WHAT IS NEEDED: Repeat the entries below exactly and in full.

★ ★ ★ ★ ★

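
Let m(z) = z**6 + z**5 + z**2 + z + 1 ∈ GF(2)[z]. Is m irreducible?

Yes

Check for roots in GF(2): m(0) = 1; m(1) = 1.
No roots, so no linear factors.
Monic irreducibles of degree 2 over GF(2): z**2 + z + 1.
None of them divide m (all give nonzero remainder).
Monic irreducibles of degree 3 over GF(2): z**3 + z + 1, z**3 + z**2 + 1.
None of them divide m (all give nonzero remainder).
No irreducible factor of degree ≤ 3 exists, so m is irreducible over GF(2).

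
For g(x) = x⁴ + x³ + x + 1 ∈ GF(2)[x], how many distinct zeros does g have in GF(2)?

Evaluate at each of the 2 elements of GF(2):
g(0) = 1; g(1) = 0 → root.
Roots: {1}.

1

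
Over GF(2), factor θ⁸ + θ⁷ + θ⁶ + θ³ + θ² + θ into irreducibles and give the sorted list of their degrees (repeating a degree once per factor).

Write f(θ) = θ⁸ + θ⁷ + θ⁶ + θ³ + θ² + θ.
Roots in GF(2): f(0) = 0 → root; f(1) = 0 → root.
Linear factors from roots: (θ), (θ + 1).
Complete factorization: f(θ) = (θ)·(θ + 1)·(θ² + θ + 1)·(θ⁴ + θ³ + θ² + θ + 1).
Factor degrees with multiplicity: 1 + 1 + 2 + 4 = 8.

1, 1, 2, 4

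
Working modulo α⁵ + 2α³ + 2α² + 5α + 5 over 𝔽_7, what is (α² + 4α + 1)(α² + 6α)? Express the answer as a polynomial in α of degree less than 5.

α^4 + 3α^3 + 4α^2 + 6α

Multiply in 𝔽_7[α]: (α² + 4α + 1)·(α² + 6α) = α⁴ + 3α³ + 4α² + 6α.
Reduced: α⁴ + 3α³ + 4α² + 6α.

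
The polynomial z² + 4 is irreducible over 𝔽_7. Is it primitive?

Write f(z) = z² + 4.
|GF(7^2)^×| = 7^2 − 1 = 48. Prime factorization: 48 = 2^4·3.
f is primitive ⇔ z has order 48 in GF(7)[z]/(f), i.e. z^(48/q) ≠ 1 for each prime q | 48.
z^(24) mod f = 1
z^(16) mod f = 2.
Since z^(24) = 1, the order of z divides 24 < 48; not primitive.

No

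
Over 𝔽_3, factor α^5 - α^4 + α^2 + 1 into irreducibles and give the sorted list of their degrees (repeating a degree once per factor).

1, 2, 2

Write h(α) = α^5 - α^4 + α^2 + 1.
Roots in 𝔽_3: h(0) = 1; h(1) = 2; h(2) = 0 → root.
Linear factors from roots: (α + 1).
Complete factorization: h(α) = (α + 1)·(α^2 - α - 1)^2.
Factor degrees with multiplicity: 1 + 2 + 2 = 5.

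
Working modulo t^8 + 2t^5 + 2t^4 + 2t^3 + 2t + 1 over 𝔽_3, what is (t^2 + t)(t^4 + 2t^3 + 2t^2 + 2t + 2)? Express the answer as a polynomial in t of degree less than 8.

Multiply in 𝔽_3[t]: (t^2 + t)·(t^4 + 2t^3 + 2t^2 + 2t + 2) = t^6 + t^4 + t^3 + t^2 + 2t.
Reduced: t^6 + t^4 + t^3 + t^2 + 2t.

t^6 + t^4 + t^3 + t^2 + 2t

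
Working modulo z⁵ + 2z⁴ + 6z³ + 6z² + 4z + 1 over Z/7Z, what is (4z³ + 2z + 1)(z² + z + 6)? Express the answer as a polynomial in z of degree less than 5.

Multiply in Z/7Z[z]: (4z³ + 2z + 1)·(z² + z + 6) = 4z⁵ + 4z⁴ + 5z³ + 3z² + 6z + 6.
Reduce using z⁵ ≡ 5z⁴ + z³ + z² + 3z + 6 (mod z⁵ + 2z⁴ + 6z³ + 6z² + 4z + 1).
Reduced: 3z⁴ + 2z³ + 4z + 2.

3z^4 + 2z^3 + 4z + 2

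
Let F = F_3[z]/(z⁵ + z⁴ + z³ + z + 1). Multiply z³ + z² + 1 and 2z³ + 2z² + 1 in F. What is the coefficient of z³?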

★ ★ ★ ★ ★

EXERCISE RESULT:
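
Let m(z) = z**6 + z**5 + z**2 + z + 1 ∈ GF(2)[z]. Is m irreducible?

Yes

Check for roots in GF(2): m(0) = 1; m(1) = 1.
No roots, so no linear factors.
Monic irreducibles of degree 2 over GF(2): z**2 + z + 1.
None of them divide m (all give nonzero remainder).
Monic irreducibles of degree 3 over GF(2): z**3 + z + 1, z**3 + z**2 + 1.
None of them divide m (all give nonzero remainder).
No irreducible factor of degree ≤ 3 exists, so m is irreducible over GF(2).

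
For g(x) = x⁴ + x³ + x + 1 ∈ GF(2)[x], how many distinct zeros does g have in GF(2)?

Evaluate at each of the 2 elements of GF(2):
g(0) = 1; g(1) = 0 → root.
Roots: {1}.

1

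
Over GF(2), factor θ⁸ + θ⁷ + θ⁶ + θ³ + θ² + θ into irreducibles and give the sorted list of their degrees (repeating a degree once per factor).

Write f(θ) = θ⁸ + θ⁷ + θ⁶ + θ³ + θ² + θ.
Roots in GF(2): f(0) = 0 → root; f(1) = 0 → root.
Linear factors from roots: (θ), (θ + 1).
Complete factorization: f(θ) = (θ)·(θ + 1)·(θ² + θ + 1)·(θ⁴ + θ³ + θ² + θ + 1).
Factor degrees with multiplicity: 1 + 1 + 2 + 4 = 8.

1, 1, 2, 4

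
Working modulo α⁵ + 2α³ + 2α² + 5α + 5 over 𝔽_7, what is (α² + 4α + 1)(α² + 6α)? Express the answer as a polynomial in α of degree less than 5.

α^4 + 3α^3 + 4α^2 + 6α

Multiply in 𝔽_7[α]: (α² + 4α + 1)·(α² + 6α) = α⁴ + 3α³ + 4α² + 6α.
Reduced: α⁴ + 3α³ + 4α² + 6α.

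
The polynomial z² + 4 is irreducible over 𝔽_7. Is it primitive?

Write f(z) = z² + 4.
|GF(7^2)^×| = 7^2 − 1 = 48. Prime factorization: 48 = 2^4·3.
f is primitive ⇔ z has order 48 in GF(7)[z]/(f), i.e. z^(48/q) ≠ 1 for each prime q | 48.
z^(24) mod f = 1
z^(16) mod f = 2.
Since z^(24) = 1, the order of z divides 24 < 48; not primitive.

No

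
Over 𝔽_3, factor α^5 - α^4 + α^2 + 1 into irreducibles and give the sorted list of their degrees (repeating a degree once per factor).

1, 2, 2

Write h(α) = α^5 - α^4 + α^2 + 1.
Roots in 𝔽_3: h(0) = 1; h(1) = 2; h(2) = 0 → root.
Linear factors from roots: (α + 1).
Complete factorization: h(α) = (α + 1)·(α^2 - α - 1)^2.
Factor degrees with multiplicity: 1 + 2 + 2 = 5.

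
Working modulo t^8 + 2t^5 + 2t^4 + 2t^3 + 2t + 1 over 𝔽_3, what is (t^2 + t)(t^4 + 2t^3 + 2t^2 + 2t + 2)? Express the answer as a polynomial in t of degree less than 8.

Multiply in 𝔽_3[t]: (t^2 + t)·(t^4 + 2t^3 + 2t^2 + 2t + 2) = t^6 + t^4 + t^3 + t^2 + 2t.
Reduced: t^6 + t^4 + t^3 + t^2 + 2t.

t^6 + t^4 + t^3 + t^2 + 2t

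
Working modulo z⁵ + 2z⁴ + 6z³ + 6z² + 4z + 1 over Z/7Z, what is (4z³ + 2z + 1)(z² + z + 6)? Express the answer as a polynomial in z of degree less than 5.

Multiply in Z/7Z[z]: (4z³ + 2z + 1)·(z² + z + 6) = 4z⁵ + 4z⁴ + 5z³ + 3z² + 6z + 6.
Reduce using z⁵ ≡ 5z⁴ + z³ + z² + 3z + 6 (mod z⁵ + 2z⁴ + 6z³ + 6z² + 4z + 1).
Reduced: 3z⁴ + 2z³ + 4z + 2.

3z^4 + 2z^3 + 4z + 2

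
Let F = F_3[z]/(z⁵ + z⁴ + z³ + z + 1). Multiply z³ + z² + 1 and 2z³ + 2z² + 1 in F. What is the coefficient of z³?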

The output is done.